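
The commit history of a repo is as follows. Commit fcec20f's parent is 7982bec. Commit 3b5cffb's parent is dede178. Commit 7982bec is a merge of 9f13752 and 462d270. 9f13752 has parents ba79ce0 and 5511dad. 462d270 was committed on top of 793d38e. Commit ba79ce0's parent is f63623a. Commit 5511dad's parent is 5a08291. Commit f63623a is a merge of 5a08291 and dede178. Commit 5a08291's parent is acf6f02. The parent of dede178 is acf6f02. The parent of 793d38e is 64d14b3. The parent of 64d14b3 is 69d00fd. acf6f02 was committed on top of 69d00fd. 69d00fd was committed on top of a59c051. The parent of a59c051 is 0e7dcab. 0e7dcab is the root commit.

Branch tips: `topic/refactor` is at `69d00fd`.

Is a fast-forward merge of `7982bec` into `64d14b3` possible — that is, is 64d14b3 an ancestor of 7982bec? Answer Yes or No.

A fast-forward from 64d14b3 to 7982bec is possible iff 64d14b3 is an ancestor of 7982bec.
Ancestors of 7982bec: {0e7dcab, 462d270, 5511dad, 5a08291, 64d14b3, 69d00fd, 793d38e, 7982bec, 9f13752, a59c051, acf6f02, ba79ce0, dede178, f63623a}.
64d14b3 is among them, so fast-forward is possible.

Yes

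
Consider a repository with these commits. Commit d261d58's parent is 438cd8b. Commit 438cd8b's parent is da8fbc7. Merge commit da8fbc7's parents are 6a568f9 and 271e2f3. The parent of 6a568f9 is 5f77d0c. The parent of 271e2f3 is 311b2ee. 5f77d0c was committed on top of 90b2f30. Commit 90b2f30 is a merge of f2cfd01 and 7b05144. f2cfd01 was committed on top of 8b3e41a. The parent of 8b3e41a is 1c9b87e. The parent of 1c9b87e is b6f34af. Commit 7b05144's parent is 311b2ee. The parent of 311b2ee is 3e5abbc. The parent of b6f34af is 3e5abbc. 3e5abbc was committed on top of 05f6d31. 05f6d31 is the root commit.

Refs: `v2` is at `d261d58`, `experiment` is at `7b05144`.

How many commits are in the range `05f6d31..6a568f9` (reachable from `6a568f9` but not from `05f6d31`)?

Reachable from 6a568f9: {05f6d31, 1c9b87e, 311b2ee, 3e5abbc, 5f77d0c, 6a568f9, 7b05144, 8b3e41a, 90b2f30, b6f34af, f2cfd01}.
Reachable from 05f6d31: {05f6d31}.
In 6a568f9's history but not 05f6d31's: {1c9b87e, 311b2ee, 3e5abbc, 5f77d0c, 6a568f9, 7b05144, 8b3e41a, 90b2f30, b6f34af, f2cfd01} — 10 commits.

10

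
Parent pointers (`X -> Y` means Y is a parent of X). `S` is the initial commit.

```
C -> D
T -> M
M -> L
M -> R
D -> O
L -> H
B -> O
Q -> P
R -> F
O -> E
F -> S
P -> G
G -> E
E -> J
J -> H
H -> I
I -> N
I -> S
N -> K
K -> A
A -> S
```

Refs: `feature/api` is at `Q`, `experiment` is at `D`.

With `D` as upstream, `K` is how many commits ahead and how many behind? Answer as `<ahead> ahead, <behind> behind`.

0 ahead, 7 behind

Reachable from K: {A, K, S}.
Reachable from D: {A, D, E, H, I, J, K, N, O, S}.
Only in K's history (ahead): {} — 0.
Only in D's history (behind): {D, E, H, I, J, N, O} — 7.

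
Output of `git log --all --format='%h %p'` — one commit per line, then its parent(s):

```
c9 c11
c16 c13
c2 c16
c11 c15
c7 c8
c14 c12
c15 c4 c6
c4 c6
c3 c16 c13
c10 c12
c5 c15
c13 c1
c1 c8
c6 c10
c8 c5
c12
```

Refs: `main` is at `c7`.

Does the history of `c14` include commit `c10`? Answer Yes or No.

No

Ancestors of c14: {c12, c14}.
c10 is not in that set, so it is not an ancestor of c14.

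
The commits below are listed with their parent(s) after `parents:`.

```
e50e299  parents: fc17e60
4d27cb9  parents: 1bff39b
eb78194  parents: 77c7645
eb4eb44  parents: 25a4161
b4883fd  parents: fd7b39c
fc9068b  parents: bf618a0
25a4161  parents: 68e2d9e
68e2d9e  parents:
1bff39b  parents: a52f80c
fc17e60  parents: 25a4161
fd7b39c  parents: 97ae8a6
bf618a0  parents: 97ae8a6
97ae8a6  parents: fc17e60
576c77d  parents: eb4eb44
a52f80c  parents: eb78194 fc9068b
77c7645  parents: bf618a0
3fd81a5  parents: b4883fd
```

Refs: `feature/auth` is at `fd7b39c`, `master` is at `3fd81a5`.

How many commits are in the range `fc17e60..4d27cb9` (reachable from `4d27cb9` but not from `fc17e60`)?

Reachable from 4d27cb9: {1bff39b, 25a4161, 4d27cb9, 68e2d9e, 77c7645, 97ae8a6, a52f80c, bf618a0, eb78194, fc17e60, fc9068b}.
Reachable from fc17e60: {25a4161, 68e2d9e, fc17e60}.
In 4d27cb9's history but not fc17e60's: {1bff39b, 4d27cb9, 77c7645, 97ae8a6, a52f80c, bf618a0, eb78194, fc9068b} — 8 commits.

8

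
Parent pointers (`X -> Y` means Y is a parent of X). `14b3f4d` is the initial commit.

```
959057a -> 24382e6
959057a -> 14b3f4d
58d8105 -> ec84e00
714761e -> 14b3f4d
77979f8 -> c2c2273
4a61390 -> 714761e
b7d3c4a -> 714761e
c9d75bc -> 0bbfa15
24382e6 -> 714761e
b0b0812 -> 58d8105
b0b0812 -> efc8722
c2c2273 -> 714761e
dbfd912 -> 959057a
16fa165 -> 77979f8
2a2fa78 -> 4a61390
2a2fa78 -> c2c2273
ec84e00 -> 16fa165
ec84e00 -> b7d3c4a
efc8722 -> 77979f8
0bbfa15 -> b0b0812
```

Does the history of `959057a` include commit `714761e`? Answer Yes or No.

Yes

Ancestors of 959057a (commits reachable by following parents): {14b3f4d, 24382e6, 714761e, 959057a}.
714761e is in that set, so it is an ancestor of 959057a.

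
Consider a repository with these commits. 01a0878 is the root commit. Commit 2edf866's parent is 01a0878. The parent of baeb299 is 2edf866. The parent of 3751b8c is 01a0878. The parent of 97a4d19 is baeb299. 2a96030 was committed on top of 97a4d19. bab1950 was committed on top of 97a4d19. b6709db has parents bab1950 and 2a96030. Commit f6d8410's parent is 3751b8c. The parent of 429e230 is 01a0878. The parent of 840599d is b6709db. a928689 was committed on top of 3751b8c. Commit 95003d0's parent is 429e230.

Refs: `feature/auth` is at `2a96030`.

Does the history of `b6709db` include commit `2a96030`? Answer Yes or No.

Yes

Ancestors of b6709db (commits reachable by following parents): {01a0878, 2a96030, 2edf866, 97a4d19, b6709db, bab1950, baeb299}.
2a96030 is in that set, so it is an ancestor of b6709db.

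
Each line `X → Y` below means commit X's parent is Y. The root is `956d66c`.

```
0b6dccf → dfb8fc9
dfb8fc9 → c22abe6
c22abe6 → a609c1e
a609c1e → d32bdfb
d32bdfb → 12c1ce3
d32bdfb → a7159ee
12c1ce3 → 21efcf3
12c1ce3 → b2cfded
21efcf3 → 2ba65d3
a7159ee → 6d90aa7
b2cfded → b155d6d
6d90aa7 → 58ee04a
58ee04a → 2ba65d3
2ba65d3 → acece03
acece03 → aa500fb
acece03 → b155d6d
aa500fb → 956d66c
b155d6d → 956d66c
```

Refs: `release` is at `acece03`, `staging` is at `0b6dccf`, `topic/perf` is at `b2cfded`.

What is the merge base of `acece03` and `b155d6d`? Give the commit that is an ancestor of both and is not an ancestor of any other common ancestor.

b155d6d

Ancestors of acece03: {956d66c, aa500fb, acece03, b155d6d}.
Ancestors of b155d6d: {956d66c, b155d6d}.
Common ancestors: {956d66c, b155d6d}.
Among these, b155d6d is not an ancestor of any other common ancestor — it is the merge base.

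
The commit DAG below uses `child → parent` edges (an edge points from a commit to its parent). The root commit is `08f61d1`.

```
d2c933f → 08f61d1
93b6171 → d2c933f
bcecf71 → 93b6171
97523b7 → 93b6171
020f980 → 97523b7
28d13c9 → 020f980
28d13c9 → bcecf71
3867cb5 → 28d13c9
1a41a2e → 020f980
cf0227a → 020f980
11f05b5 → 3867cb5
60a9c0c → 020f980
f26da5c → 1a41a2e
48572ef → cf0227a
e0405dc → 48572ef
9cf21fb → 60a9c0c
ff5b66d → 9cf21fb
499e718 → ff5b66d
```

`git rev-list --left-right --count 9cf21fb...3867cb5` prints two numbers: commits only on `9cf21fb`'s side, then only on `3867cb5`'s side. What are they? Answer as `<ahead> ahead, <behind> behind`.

2 ahead, 3 behind

Reachable from 9cf21fb: {020f980, 08f61d1, 60a9c0c, 93b6171, 97523b7, 9cf21fb, d2c933f}.
Reachable from 3867cb5: {020f980, 08f61d1, 28d13c9, 3867cb5, 93b6171, 97523b7, bcecf71, d2c933f}.
Only in 9cf21fb's history (ahead): {60a9c0c, 9cf21fb} — 2.
Only in 3867cb5's history (behind): {28d13c9, 3867cb5, bcecf71} — 3.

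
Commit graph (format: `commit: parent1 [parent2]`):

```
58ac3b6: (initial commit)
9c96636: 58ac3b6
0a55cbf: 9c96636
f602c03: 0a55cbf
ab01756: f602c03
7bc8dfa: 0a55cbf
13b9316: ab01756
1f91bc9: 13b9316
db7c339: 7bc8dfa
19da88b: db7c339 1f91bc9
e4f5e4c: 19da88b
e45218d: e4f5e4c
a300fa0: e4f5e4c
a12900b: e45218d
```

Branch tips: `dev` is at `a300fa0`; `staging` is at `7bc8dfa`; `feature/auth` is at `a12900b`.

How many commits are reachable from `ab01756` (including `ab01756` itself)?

Walking parent pointers from ab01756: reachable set = {0a55cbf, 58ac3b6, 9c96636, ab01756, f602c03}.
That is 5 commits.

5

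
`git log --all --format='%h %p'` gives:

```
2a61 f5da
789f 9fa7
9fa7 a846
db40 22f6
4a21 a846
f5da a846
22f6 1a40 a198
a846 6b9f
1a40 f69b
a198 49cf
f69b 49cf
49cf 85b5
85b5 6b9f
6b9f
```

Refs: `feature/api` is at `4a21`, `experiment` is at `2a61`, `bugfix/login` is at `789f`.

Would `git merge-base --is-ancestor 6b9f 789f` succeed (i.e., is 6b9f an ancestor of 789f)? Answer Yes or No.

Ancestors of 789f (commits reachable by following parents): {6b9f, 789f, 9fa7, a846}.
6b9f is in that set, so it is an ancestor of 789f.

Yes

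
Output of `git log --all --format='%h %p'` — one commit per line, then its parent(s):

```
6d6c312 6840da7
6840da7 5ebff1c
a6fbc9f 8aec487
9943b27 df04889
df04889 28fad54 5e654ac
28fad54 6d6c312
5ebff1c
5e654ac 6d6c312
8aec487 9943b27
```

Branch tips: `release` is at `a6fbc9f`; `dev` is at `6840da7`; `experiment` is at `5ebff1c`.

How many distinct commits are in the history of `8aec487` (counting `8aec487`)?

8

Walking parent pointers from 8aec487: reachable set = {28fad54, 5e654ac, 5ebff1c, 6840da7, 6d6c312, 8aec487, 9943b27, df04889}.
That is 8 commits.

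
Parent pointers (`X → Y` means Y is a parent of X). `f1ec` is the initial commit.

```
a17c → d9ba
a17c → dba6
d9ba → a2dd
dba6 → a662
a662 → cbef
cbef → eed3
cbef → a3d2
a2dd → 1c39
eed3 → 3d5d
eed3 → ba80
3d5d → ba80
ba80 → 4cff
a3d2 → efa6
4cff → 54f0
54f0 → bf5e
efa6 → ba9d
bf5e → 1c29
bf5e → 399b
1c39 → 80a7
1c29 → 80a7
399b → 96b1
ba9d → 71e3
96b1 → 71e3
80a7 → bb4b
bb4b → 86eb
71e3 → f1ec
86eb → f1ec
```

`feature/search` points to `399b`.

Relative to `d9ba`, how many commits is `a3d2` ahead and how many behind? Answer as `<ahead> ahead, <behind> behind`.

Reachable from a3d2: {71e3, a3d2, ba9d, efa6, f1ec}.
Reachable from d9ba: {1c39, 80a7, 86eb, a2dd, bb4b, d9ba, f1ec}.
Only in a3d2's history (ahead): {71e3, a3d2, ba9d, efa6} — 4.
Only in d9ba's history (behind): {1c39, 80a7, 86eb, a2dd, bb4b, d9ba} — 6.

4 ahead, 6 behind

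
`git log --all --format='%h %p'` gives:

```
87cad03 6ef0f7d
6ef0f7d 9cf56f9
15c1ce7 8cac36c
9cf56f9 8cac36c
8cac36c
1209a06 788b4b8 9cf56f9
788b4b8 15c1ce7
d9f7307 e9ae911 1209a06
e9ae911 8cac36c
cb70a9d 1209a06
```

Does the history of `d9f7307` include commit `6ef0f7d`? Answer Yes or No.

Ancestors of d9f7307: {1209a06, 15c1ce7, 788b4b8, 8cac36c, 9cf56f9, d9f7307, e9ae911}.
6ef0f7d is not in that set, so it is not an ancestor of d9f7307.

No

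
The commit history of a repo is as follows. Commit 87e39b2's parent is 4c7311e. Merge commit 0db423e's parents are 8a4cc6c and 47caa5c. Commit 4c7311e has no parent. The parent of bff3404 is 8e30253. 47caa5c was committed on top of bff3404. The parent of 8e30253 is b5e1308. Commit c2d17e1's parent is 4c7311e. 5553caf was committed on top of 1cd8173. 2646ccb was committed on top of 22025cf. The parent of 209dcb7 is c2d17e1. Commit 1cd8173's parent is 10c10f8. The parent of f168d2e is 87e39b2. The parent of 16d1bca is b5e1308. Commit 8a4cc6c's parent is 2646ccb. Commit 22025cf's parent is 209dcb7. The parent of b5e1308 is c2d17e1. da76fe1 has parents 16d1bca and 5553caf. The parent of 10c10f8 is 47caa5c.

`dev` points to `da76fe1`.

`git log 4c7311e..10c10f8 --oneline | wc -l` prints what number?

6

Reachable from 10c10f8: {10c10f8, 47caa5c, 4c7311e, 8e30253, b5e1308, bff3404, c2d17e1}.
Reachable from 4c7311e: {4c7311e}.
In 10c10f8's history but not 4c7311e's: {10c10f8, 47caa5c, 8e30253, b5e1308, bff3404, c2d17e1} — 6 commits.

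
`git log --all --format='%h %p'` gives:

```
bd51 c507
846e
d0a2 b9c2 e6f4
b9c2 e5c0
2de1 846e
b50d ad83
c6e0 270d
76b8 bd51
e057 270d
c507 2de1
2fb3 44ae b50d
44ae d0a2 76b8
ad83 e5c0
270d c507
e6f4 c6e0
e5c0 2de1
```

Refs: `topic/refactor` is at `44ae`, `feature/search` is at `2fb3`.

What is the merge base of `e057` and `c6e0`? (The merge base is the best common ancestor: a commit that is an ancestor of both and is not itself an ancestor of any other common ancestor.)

Ancestors of e057: {270d, 2de1, 846e, c507, e057}.
Ancestors of c6e0: {270d, 2de1, 846e, c507, c6e0}.
Common ancestors: {270d, 2de1, 846e, c507}.
Among these, 270d is not an ancestor of any other common ancestor — it is the merge base.

270d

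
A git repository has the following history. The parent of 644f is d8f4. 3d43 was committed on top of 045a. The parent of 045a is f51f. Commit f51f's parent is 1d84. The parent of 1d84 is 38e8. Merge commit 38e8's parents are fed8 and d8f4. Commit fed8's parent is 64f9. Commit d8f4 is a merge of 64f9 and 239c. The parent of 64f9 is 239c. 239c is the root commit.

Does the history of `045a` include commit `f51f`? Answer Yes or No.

Yes

Ancestors of 045a (commits reachable by following parents): {045a, 1d84, 239c, 38e8, 64f9, d8f4, f51f, fed8}.
f51f is in that set, so it is an ancestor of 045a.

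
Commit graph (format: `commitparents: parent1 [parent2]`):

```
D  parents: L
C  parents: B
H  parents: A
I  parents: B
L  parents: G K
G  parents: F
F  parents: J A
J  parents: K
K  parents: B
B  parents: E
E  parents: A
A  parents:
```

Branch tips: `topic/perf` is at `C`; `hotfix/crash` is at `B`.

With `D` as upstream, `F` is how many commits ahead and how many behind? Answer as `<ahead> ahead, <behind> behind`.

Reachable from F: {A, B, E, F, J, K}.
Reachable from D: {A, B, D, E, F, G, J, K, L}.
Only in F's history (ahead): {} — 0.
Only in D's history (behind): {D, G, L} — 3.

0 ahead, 3 behind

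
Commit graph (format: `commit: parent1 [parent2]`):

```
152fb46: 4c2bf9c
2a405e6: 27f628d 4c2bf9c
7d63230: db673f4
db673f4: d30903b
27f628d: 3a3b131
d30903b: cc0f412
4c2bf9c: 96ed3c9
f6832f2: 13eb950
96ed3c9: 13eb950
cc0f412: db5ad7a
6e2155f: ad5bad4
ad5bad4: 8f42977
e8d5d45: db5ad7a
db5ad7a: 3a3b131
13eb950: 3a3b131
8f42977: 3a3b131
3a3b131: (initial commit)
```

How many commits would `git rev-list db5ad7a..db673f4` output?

3

Reachable from db673f4: {3a3b131, cc0f412, d30903b, db5ad7a, db673f4}.
Reachable from db5ad7a: {3a3b131, db5ad7a}.
In db673f4's history but not db5ad7a's: {cc0f412, d30903b, db673f4} — 3 commits.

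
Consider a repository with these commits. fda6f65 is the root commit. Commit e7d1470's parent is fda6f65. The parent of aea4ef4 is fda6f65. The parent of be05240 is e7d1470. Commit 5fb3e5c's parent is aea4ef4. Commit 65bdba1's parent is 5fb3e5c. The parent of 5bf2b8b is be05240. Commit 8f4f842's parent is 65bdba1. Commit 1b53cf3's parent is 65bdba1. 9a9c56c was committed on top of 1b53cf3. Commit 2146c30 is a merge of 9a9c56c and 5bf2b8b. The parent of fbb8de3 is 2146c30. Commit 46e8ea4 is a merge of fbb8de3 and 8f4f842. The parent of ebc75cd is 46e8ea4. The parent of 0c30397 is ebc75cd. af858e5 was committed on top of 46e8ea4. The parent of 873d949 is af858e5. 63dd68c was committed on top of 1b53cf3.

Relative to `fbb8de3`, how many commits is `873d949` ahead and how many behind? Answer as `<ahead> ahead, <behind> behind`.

Reachable from 873d949: {1b53cf3, 2146c30, 46e8ea4, 5bf2b8b, 5fb3e5c, 65bdba1, 873d949, 8f4f842, 9a9c56c, aea4ef4, af858e5, be05240, e7d1470, fbb8de3, fda6f65}.
Reachable from fbb8de3: {1b53cf3, 2146c30, 5bf2b8b, 5fb3e5c, 65bdba1, 9a9c56c, aea4ef4, be05240, e7d1470, fbb8de3, fda6f65}.
Only in 873d949's history (ahead): {46e8ea4, 873d949, 8f4f842, af858e5} — 4.
Only in fbb8de3's history (behind): {} — 0.

4 ahead, 0 behind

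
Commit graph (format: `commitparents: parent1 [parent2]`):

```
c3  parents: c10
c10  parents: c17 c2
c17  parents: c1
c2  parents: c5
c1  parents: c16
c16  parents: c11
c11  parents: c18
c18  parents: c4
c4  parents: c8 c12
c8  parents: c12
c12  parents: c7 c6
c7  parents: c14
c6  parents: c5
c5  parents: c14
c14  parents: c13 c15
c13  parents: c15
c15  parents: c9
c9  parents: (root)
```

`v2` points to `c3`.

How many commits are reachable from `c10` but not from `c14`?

Reachable from c10: {c1, c10, c11, c12, c13, c14, c15, c16, c17, c18, c2, c4, c5, c6, c7, c8, c9}.
Reachable from c14: {c13, c14, c15, c9}.
In c10's history but not c14's: {c1, c10, c11, c12, c16, c17, c18, c2, c4, c5, c6, c7, c8} — 13 commits.

13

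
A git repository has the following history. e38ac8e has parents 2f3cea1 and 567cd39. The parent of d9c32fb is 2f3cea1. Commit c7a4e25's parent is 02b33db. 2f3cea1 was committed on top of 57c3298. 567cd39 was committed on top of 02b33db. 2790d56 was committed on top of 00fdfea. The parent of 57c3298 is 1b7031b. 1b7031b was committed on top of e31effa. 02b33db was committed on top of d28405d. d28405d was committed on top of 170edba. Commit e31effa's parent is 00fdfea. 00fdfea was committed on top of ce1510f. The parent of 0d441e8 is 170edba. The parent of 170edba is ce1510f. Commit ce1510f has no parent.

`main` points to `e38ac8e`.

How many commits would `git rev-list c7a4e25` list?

5

Walking parent pointers from c7a4e25: reachable set = {02b33db, 170edba, c7a4e25, ce1510f, d28405d}.
That is 5 commits.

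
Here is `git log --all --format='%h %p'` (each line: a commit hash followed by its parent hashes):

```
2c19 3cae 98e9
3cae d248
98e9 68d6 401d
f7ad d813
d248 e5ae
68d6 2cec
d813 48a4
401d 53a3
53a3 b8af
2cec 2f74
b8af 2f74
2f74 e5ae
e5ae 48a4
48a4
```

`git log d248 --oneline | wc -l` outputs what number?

3

Walking parent pointers from d248: reachable set = {48a4, d248, e5ae}.
That is 3 commits.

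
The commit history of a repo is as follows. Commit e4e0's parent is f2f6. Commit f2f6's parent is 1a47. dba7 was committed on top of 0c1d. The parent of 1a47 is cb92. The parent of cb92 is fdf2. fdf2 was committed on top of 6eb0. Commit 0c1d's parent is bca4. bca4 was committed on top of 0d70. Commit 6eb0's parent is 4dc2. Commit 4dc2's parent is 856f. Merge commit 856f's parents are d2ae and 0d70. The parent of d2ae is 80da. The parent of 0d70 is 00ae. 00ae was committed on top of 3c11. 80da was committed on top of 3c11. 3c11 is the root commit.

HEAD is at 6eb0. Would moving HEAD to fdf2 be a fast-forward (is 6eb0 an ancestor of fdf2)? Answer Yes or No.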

========================

What this task involves -
What you write must be the entries restated word for word, from the opening line through the one holding "Consider a repository with these commits. Commit", with nothing else.

Task response -
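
The commit history of a repo is as follows. Commit fcec20f's parent is 7982bec. Commit 3b5cffb's parent is dede178. Commit 7982bec is a merge of 9f13752 and 462d270. 9f13752 has parents ba79ce0 and 5511dad. 462d270 was committed on top of 793d38e. Commit ba79ce0's parent is f63623a. Commit 5511dad's parent is 5a08291. Commit f63623a is a merge of 5a08291 and dede178. Commit 5a08291's parent is acf6f02. The parent of dede178 is acf6f02. The parent of 793d38e is 64d14b3. The parent of 64d14b3 is 69d00fd. acf6f02 was committed on top of 69d00fd. 69d00fd was committed on top of a59c051. The parent of a59c051 is 0e7dcab. 0e7dcab is the root commit.

Branch tips: `topic/refactor` is at `69d00fd`.

Is a fast-forward merge of `7982bec` into `64d14b3` possible — that is, is 64d14b3 an ancestor of 7982bec? Answer Yes or No.

A fast-forward from 64d14b3 to 7982bec is possible iff 64d14b3 is an ancestor of 7982bec.
Ancestors of 7982bec: {0e7dcab, 462d270, 5511dad, 5a08291, 64d14b3, 69d00fd, 793d38e, 7982bec, 9f13752, a59c051, acf6f02, ba79ce0, dede178, f63623a}.
64d14b3 is among them, so fast-forward is possible.

Yes

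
Consider a repository with these commits. Commit d261d58's parent is 438cd8b. Commit 438cd8b's parent is da8fbc7. Merge commit da8fbc7's parents are 6a568f9 and 271e2f3. The parent of 6a568f9 is 5f77d0c. The parent of 271e2f3 is 311b2ee. 5f77d0c was committed on top of 90b2f30. Commit 90b2f30 is a merge of f2cfd01 and 7b05144. f2cfd01 was committed on top of 8b3e41a. The parent of 8b3e41a is 1c9b87e. The parent of 1c9b87e is b6f34af. Commit 7b05144's parent is 311b2ee. The parent of 311b2ee is 3e5abbc. The parent of b6f34af is 3e5abbc. 3e5abbc was committed on top of 05f6d31. 05f6d31 is the root commit.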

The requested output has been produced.